Task objective:
Every line below that holds the string "listed" should be copied.

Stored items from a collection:
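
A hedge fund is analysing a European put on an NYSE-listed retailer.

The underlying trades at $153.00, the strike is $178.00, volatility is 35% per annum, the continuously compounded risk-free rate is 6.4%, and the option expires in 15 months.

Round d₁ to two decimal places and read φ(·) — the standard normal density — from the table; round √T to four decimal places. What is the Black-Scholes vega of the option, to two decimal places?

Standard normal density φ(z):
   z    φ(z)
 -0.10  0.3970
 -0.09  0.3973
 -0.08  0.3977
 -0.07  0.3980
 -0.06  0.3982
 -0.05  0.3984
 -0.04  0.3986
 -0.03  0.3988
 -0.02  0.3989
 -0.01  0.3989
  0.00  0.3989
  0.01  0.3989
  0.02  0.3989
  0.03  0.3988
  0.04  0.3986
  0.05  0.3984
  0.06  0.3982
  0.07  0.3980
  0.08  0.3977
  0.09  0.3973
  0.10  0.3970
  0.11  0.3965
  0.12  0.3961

68.23

σ√T = 0.35·√1.25 = 0.3913
d₁ = [ln(153/178) + (0.064 + 0.35²/2)·1.25] / 0.3913 = [-0.1513 + 0.1566] / 0.3913 = 0.0133 which rounds to 0.01
√T = √1.25 = 1.1180
φ(d₁) = φ(0.01) = 0.3989
vega = S·φ(d₁)·√T = 153·0.3989·1.1180 = 68.2334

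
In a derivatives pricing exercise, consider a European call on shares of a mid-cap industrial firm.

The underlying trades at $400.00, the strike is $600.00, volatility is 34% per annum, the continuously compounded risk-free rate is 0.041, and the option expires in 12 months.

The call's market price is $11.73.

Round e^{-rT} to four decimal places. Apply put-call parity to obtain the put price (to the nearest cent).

$187.61

exp(−rT) = exp(−0.041·1) = 0.9598
Put-call parity: C − P = S − K·e^(−rT) = 400 − 600·0.9598 = 400 − 575.8800 = -175.8800
P = C − (C − P) = 11.73 − (-175.8800) = 187.6100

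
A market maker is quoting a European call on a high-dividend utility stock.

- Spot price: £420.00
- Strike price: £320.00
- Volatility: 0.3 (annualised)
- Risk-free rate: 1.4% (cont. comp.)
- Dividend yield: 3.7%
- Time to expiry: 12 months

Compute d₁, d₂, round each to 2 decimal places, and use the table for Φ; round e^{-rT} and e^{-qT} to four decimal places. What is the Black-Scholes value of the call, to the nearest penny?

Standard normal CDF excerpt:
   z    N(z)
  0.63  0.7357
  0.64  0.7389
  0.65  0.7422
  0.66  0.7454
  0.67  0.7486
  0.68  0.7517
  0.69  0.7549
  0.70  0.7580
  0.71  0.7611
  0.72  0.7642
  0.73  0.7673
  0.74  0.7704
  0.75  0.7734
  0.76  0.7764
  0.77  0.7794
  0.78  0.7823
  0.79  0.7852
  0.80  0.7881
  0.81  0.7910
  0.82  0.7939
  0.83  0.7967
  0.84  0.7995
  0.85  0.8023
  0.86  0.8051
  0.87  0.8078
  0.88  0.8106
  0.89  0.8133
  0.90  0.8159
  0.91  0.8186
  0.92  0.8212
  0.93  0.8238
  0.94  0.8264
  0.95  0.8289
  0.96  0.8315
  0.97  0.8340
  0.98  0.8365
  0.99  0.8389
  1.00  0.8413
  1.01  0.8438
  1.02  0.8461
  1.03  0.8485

T = 1;  σ√T = 0.3000
d₁ = [ln(420/320) + (0.014 − 0.037 + ½·0.3²)·1] / (σ√T) = (0.2719 + 0.0220) / 0.3000 = 0.9798 ⇒ 0.98
d₂ = 0.9798 − 0.3000 = 0.6798 ⇒ 0.68
e^(−qT) = e^(−0.037·1) = 0.9637;  e^(−rT) = e^(−0.014·1) = 0.9861
C = 420·0.9637·N(0.98) − 320·0.9861·N(0.68) = 420·0.9637·0.8365 − 320·0.9861·0.7517 = 338.5767 − 237.2004 = 101.3763

£101.38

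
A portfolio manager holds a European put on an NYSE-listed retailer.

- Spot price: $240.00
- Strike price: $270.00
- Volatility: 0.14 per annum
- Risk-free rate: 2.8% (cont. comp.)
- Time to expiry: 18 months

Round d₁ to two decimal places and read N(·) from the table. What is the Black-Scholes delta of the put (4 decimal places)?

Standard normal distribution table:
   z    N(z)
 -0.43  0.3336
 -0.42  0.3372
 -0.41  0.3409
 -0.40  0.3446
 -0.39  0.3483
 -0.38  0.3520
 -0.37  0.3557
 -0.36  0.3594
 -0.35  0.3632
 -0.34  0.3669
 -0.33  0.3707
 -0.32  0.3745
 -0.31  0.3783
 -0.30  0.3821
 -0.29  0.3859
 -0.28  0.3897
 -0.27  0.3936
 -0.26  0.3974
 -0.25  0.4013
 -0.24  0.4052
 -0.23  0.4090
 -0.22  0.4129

-0.6406

σ√T = 0.14 × 1.2247 = 0.1715
d₁ = [ln(240/270) + (0.028 + 0.14²/2)·1.5] / 0.1715 = [-0.1178 + 0.0567] / 0.1715 = -0.3562 ⇒ -0.36
N(d₁) = N(-0.36) = 0.3594
Δ_put = N(d₁) − 1 = 0.3594 − 1 = -0.6406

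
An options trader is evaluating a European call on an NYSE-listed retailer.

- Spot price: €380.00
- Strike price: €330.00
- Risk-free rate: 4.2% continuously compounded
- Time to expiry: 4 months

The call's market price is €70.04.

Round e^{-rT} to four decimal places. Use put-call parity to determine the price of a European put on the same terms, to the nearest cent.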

Written reply:
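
A hedge fund is analysing a European put on an NYSE-listed retailer.
A portfolio manager holds a European put on an NYSE-listed retailer.
An options trader is evaluating a European call on an NYSE-listed retailer.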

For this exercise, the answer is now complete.